WHAT THE TASK ASKS =
As the answer, set down the lines below from the one containing "N leaves remainder 17 when divided by 71" through the one containing "N leaves remainder 14 when divided by 31", exactly and inclusively, and no others.
---- DATASET ENTRIES
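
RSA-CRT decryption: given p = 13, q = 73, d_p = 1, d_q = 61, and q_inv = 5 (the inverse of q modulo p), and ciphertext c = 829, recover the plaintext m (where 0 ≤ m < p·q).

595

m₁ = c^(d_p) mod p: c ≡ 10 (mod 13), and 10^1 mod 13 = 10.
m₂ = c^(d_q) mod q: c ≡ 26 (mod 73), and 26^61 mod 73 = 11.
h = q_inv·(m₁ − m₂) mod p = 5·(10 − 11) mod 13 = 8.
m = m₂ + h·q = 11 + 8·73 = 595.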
--------
---- DATASET ENTRIES
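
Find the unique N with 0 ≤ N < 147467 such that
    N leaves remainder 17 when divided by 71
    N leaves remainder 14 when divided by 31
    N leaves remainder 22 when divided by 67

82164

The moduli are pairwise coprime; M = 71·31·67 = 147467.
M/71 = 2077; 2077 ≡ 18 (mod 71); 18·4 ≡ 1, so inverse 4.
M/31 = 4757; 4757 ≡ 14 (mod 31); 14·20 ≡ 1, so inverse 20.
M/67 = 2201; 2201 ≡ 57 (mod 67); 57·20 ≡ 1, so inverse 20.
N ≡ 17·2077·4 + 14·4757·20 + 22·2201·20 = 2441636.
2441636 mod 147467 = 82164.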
--------
RESPONSE AREA =
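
    N leaves remainder 17 when divided by 71
    N leaves remainder 14 when divided by 31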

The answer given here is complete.